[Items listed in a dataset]
=== Begin Enclosure ===
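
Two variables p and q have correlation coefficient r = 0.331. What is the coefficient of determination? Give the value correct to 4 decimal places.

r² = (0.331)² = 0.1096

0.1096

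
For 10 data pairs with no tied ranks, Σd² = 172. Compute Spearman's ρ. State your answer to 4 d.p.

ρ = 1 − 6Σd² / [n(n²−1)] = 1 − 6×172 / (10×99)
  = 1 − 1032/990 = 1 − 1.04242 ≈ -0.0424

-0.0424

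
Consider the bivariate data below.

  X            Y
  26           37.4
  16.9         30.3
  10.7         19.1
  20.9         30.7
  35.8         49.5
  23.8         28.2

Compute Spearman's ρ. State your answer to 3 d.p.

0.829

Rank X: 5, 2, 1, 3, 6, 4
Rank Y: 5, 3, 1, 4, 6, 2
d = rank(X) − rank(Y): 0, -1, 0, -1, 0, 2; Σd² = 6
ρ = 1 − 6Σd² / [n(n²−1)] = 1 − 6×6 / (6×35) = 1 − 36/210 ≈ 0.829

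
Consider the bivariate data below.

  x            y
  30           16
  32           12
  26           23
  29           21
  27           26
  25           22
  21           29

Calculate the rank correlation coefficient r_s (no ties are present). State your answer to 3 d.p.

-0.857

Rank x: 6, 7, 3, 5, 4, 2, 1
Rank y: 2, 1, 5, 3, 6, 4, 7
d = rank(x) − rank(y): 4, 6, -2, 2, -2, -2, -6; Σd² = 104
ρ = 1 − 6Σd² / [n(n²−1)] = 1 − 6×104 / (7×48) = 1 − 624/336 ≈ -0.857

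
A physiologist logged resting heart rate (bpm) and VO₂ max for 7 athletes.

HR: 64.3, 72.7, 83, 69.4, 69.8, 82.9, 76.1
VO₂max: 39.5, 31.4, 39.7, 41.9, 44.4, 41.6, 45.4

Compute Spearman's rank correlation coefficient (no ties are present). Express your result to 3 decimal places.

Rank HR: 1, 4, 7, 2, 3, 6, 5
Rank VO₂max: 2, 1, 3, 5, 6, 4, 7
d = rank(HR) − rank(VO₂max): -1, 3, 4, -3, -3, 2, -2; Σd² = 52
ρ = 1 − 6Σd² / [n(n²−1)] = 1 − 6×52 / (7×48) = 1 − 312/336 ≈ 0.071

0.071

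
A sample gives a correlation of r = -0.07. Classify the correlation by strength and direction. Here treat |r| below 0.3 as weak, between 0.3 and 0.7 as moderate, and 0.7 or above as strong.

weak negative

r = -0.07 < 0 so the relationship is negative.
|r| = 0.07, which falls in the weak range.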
=== End Enclosure ===
After the last line of the data, restate all the entries verbatim.

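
Two variables p and q have correlation coefficient r = 0.331. What is the coefficient of determination? Give the value correct to 4 decimal places.

r² = (0.331)² = 0.1096

0.1096

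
For 10 data pairs with no tied ranks, Σd² = 172. Compute Spearman's ρ. State your answer to 4 d.p.

ρ = 1 − 6Σd² / [n(n²−1)] = 1 − 6×172 / (10×99)
  = 1 − 1032/990 = 1 − 1.04242 ≈ -0.0424

-0.0424

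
Consider the bivariate data below.

  X            Y
  26           37.4
  16.9         30.3
  10.7         19.1
  20.9         30.7
  35.8         49.5
  23.8         28.2

Compute Spearman's ρ. State your answer to 3 d.p.

0.829

Rank X: 5, 2, 1, 3, 6, 4
Rank Y: 5, 3, 1, 4, 6, 2
d = rank(X) − rank(Y): 0, -1, 0, -1, 0, 2; Σd² = 6
ρ = 1 − 6Σd² / [n(n²−1)] = 1 − 6×6 / (6×35) = 1 − 36/210 ≈ 0.829

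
Consider the bivariate data below.

  x            y
  30           16
  32           12
  26           23
  29           21
  27           26
  25           22
  21           29

Calculate the rank correlation coefficient r_s (no ties are present). State your answer to 3 d.p.

-0.857

Rank x: 6, 7, 3, 5, 4, 2, 1
Rank y: 2, 1, 5, 3, 6, 4, 7
d = rank(x) − rank(y): 4, 6, -2, 2, -2, -2, -6; Σd² = 104
ρ = 1 − 6Σd² / [n(n²−1)] = 1 − 6×104 / (7×48) = 1 − 624/336 ≈ -0.857

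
A physiologist logged resting heart rate (bpm) and VO₂ max for 7 athletes.

HR: 64.3, 72.7, 83, 69.4, 69.8, 82.9, 76.1
VO₂max: 39.5, 31.4, 39.7, 41.9, 44.4, 41.6, 45.4

Compute Spearman's rank correlation coefficient (no ties are present). Express your result to 3 decimal places.

Rank HR: 1, 4, 7, 2, 3, 6, 5
Rank VO₂max: 2, 1, 3, 5, 6, 4, 7
d = rank(HR) − rank(VO₂max): -1, 3, 4, -3, -3, 2, -2; Σd² = 52
ρ = 1 − 6Σd² / [n(n²−1)] = 1 − 6×52 / (7×48) = 1 − 312/336 ≈ 0.071

0.071

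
A sample gives a correlation of r = -0.07. Classify the correlation by strength and direction. Here treat |r| below 0.3 as weak, between 0.3 and 0.7 as moderate, and 0.7 or above as strong.

weak negative

r = -0.07 < 0 so the relationship is negative.
|r| = 0.07, which falls in the weak range.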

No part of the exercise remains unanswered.